(TASK DATA Opens)

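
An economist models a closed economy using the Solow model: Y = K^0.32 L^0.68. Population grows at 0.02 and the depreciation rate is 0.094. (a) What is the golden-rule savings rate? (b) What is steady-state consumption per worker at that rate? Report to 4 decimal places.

Capital per worker breaks even when investment replaces (n + δ)·k; here n + δ = 0.114.
For Cobb-Douglas, s_gold equals capital's share: s_gold = 0.32.
Golden rule sets MPK = n+δ: 0.32·k^(0.32−1) = 0.114, so k_gold = (0.32/0.114)^(1/0.68) ≈ 4.5623.
y_gold = 4.5623^0.32 ≈ 1.6253; c_gold = (1−0.32)·y_gold ≈ 1.1052.

(a) s_gold = 0.3200; (b) c_gold ≈ 1.1052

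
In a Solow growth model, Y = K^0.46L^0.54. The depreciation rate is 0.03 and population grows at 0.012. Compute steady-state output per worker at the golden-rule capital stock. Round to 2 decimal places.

The effective depreciation rate is n + δ = 0.012 + 0.03 = 0.042.
Setting f'(k) = n+δ gives 0.46·k^(0.46−1) = 0.042, hence k_gold = (0.46/0.042)^(1/0.54) ≈ 84.1426.
Output: y_gold = k_gold^0.46 = 84.1426^0.46 ≈ 7.6826.

y_gold ≈ 7.68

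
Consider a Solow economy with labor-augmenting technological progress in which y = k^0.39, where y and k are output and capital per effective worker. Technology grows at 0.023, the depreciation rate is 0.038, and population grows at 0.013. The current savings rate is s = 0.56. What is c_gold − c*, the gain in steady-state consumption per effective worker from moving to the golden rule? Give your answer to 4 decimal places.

Δc ≈ 0.1606

Break-even investment rate: n + g + δ = 0.013 + 0.023 + 0.038 = 0.074.
Current steady state (s = 0.56): k* = (0.56/0.074)^(1/0.61) ≈ 27.6002, y* = 27.6002^0.39 ≈ 3.6472, c* = (1−0.56)·3.6472 ≈ 1.6048.
At the golden rule the marginal product of capital equals n+g+δ: 0.39·k^(0.39−1) = 0.074. Solving, k_gold = (0.39/0.074)^(1/0.61) ≈ 15.2522.
y_gold = 15.2522^0.39 ≈ 2.8940, c_gold = y_gold − 0.074·k_gold ≈ 1.7653.
Gain: Δc = 1.7653 − 1.6048 ≈ 0.1606.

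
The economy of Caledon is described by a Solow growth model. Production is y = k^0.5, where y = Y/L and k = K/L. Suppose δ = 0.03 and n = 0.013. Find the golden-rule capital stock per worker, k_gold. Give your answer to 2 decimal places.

k_gold ≈ 135.21

n + δ = 0.013 + 0.03 = 0.043.
Maximizing c = f(k) − (n+δ)·k gives f'(k) = n+δ, i.e. 0.5·k^(0.5−1) = 0.043, so k_gold = (0.5/0.043)^(1/0.5) ≈ 135.2082.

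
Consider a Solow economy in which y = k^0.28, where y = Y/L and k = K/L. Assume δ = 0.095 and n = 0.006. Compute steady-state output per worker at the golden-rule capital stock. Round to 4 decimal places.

n + δ = 0.006 + 0.095 = 0.101.
Maximizing c = f(k) − (n+δ)·k gives f'(k) = n+δ, i.e. 0.28·k^(0.28−1) = 0.101, so k_gold = (0.28/0.101)^(1/0.72) ≈ 4.1215.
Output: y_gold = k_gold^0.28 = 4.1215^0.28 ≈ 1.4867.

y_gold ≈ 1.4867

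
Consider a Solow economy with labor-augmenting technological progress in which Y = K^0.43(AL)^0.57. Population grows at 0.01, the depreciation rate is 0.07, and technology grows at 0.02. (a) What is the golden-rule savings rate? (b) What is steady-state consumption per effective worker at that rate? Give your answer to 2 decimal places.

Capital per effective worker breaks even when investment replaces (n + g + δ)·k; here n + g + δ = 0.1.
For Cobb-Douglas, s_gold equals capital's share: s_gold = 0.43.
Maximizing c = f(k) − (n+g+δ)·k gives f'(k) = n+g+δ, i.e. 0.43·k^(0.43−1) = 0.1, so k_gold = (0.43/0.1)^(1/0.57) ≈ 12.9225.
y_gold = 12.9225^0.43 ≈ 3.0052; c_gold = (1−0.43)·y_gold ≈ 1.7130.

(a) s_gold = 0.43; (b) c_gold ≈ 1.71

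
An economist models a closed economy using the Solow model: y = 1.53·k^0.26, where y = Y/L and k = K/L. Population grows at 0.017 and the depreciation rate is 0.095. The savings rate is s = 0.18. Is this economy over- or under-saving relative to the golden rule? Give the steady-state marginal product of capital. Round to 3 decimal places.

under-saving; MPK ≈ 0.162

The effective depreciation rate is n + δ = 0.017 + 0.095 = 0.112.
Steady-state k*: s·A·k^0.26 = 0.112·k gives k* = (0.18·1.53/0.112)^(1/0.74) ≈ 3.3731.
MPK = 0.26·1.53·3.3731^(-0.74) ≈ 0.1618.
MPK > n+δ = 0.112, so the economy is dynamically efficient (under-saving).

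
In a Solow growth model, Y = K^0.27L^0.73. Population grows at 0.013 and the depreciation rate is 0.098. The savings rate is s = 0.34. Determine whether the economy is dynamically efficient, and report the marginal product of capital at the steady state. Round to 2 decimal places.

dynamically inefficient; MPK ≈ 0.09

Capital per worker breaks even when investment replaces (n + δ)·k; here n + δ = 0.111.
Steady-state k*: s·k^0.27 = 0.111·k gives k* = (0.34/0.111)^(1/0.73) ≈ 4.6341.
MPK = 0.27·4.6341^(-0.73) ≈ 0.0881.
MPK < n+δ = 0.111, so the economy is dynamically inefficient (over-saving).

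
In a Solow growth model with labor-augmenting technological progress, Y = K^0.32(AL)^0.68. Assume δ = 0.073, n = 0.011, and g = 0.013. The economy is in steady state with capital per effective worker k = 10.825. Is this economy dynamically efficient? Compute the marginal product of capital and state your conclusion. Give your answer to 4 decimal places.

n + g + δ = 0.011 + 0.013 + 0.073 = 0.097.
MPK = 0.32·k^(0.32−1) = 0.32·10.825^(-0.68) ≈ 0.0633.
MPK < 0.097, so the economy is dynamically inefficient (over-saving).

dynamically inefficient; MPK ≈ 0.0633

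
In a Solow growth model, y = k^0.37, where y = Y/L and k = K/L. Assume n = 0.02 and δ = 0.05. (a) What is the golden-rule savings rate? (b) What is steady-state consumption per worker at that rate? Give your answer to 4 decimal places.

The effective depreciation rate is n + δ = 0.02 + 0.05 = 0.07.
For Cobb-Douglas, s_gold equals capital's share: s_gold = 0.37.
Golden rule sets MPK = n+δ: 0.37·k^(0.37−1) = 0.07, so k_gold = (0.37/0.07)^(1/0.63) ≈ 14.0535.
y_gold = 14.0535^0.37 ≈ 2.6588; c_gold = (1−0.37)·y_gold ≈ 1.6750.

(a) s_gold = 0.3700; (b) c_gold ≈ 1.6750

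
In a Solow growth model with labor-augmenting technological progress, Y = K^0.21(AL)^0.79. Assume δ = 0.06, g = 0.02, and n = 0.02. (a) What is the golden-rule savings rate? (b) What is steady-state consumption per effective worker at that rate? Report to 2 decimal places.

Capital per effective worker breaks even when investment replaces (n + g + δ)·k; here n + g + δ = 0.1.
For Cobb-Douglas, s_gold equals capital's share: s_gold = 0.21.
At the golden rule the marginal product of capital equals n+g+δ: 0.21·k^(0.21−1) = 0.1. Solving, k_gold = (0.21/0.1)^(1/0.79) ≈ 2.5578.
y_gold = 2.5578^0.21 ≈ 1.2180; c_gold = (1−0.21)·y_gold ≈ 0.9622.

(a) s_gold = 0.21; (b) c_gold ≈ 0.96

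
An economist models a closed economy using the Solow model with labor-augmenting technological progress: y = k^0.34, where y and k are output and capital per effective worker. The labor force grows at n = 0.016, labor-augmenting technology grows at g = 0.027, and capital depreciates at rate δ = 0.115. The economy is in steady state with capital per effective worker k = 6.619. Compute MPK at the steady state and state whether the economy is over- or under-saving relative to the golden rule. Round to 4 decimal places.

n + g + δ = 0.016 + 0.027 + 0.115 = 0.158.
MPK = 0.34·k^(0.34−1) = 0.34·6.619^(-0.66) ≈ 0.0977.
MPK < 0.158, so the economy is dynamically inefficient (over-saving).

over-saving; MPK ≈ 0.0977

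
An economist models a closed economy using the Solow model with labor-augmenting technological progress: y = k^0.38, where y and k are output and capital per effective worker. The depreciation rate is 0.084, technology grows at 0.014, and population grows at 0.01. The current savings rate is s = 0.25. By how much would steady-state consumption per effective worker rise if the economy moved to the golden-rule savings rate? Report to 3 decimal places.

Δc ≈ 0.086

n + g + δ = 0.01 + 0.014 + 0.084 = 0.108.
Current steady state (s = 0.25): k* = (0.25/0.108)^(1/0.62) ≈ 3.8719, y* = 3.8719^0.38 ≈ 1.6727, c* = (1−0.25)·1.6727 ≈ 1.2545.
Setting f'(k) = n+g+δ gives 0.38·k^(0.38−1) = 0.108, hence k_gold = (0.38/0.108)^(1/0.62) ≈ 7.6072.
y_gold = 7.6072^0.38 ≈ 2.1620, c_gold = y_gold − 0.108·k_gold ≈ 1.3405.
Gain: Δc = 1.3405 − 1.2545 ≈ 0.0860.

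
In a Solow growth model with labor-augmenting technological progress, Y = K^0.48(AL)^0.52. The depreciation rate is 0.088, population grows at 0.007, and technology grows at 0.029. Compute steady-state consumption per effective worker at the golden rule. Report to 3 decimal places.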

(TASK DATA Closes)

TASK DIRECTIONS: Repeat, exactly, every line from the one containing "rule. Round to 4 decimal places." through the final line of the listing above, adding nothing.

RESPONSE AREA:
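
An economist models a closed economy using the Solow model with labor-augmenting technological progress: y = k^0.34, where y and k are output and capital per effective worker. The labor force grows at n = 0.016, labor-augmenting technology grows at g = 0.027, and capital depreciates at rate δ = 0.115. The economy is in steady state with capital per effective worker k = 6.619. Compute MPK at the steady state and state whether the economy is over- or under-saving relative to the golden rule. Round to 4 decimal places.

n + g + δ = 0.016 + 0.027 + 0.115 = 0.158.
MPK = 0.34·k^(0.34−1) = 0.34·6.619^(-0.66) ≈ 0.0977.
MPK < 0.158, so the economy is dynamically inefficient (over-saving).

over-saving; MPK ≈ 0.0977

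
An economist models a closed economy using the Solow model with labor-augmenting technological progress: y = k^0.38, where y and k are output and capital per effective worker. The depreciation rate is 0.084, technology grows at 0.014, and population grows at 0.01. The current savings rate is s = 0.25. By how much would steady-state consumption per effective worker rise if the economy moved to the golden-rule savings rate? Report to 3 decimal places.

Δc ≈ 0.086

n + g + δ = 0.01 + 0.014 + 0.084 = 0.108.
Current steady state (s = 0.25): k* = (0.25/0.108)^(1/0.62) ≈ 3.8719, y* = 3.8719^0.38 ≈ 1.6727, c* = (1−0.25)·1.6727 ≈ 1.2545.
Setting f'(k) = n+g+δ gives 0.38·k^(0.38−1) = 0.108, hence k_gold = (0.38/0.108)^(1/0.62) ≈ 7.6072.
y_gold = 7.6072^0.38 ≈ 2.1620, c_gold = y_gold − 0.108·k_gold ≈ 1.3405.
Gain: Δc = 1.3405 − 1.2545 ≈ 0.0860.

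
In a Solow growth model with labor-augmenting technological progress, Y = K^0.48(AL)^0.52. The depreciation rate is 0.088, population grows at 0.007, and technology grows at 0.029. Compute steady-state consumption per effective worker at the golden rule. Report to 3 decimal places.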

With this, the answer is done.